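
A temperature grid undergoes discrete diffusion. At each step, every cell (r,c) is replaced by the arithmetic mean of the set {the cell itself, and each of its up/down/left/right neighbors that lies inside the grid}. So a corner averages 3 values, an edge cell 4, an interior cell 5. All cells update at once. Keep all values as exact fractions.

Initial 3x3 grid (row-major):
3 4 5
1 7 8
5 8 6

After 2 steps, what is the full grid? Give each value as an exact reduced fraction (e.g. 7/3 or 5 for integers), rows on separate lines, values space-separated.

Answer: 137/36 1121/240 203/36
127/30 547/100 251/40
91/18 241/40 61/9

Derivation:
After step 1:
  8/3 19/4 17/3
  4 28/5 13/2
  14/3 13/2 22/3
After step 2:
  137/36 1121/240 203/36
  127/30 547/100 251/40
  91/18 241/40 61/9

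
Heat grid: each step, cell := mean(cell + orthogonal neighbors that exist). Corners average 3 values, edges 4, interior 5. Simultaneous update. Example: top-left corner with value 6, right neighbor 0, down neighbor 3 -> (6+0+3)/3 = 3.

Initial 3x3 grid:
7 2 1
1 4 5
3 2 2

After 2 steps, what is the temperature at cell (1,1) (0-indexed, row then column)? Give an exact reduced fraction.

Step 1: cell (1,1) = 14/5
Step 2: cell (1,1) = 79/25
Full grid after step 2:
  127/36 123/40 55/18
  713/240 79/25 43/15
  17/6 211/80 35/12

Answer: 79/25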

= = = = = = =

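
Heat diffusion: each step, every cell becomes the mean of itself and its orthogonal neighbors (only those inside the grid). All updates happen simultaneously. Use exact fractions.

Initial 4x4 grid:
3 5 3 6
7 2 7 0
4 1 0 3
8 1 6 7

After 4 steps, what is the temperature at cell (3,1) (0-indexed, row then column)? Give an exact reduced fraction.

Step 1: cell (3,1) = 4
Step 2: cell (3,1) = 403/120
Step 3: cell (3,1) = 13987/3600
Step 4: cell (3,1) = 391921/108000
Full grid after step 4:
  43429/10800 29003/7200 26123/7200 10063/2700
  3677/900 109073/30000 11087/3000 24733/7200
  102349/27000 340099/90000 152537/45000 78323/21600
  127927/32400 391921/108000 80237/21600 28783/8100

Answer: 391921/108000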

= = = = = = =

- TASK ITEM -
In the material above, find each line that has the string "inside" and return it.

- RESULT OF THIS TASK -
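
A temperature grid undergoes discrete diffusion. At each step, every cell (r,c) is replaced by the arithmetic mean of the set {the cell itself, and each of its up/down/left/right neighbors that lies inside the grid}. So a corner averages 3 values, an edge cell 4, an interior cell 5. All cells update at once. Keep all values as exact fractions.
Heat diffusion: each step, every cell becomes the mean of itself and its orthogonal neighbors (only those inside the grid). All updates happen simultaneously. Use exact fractions.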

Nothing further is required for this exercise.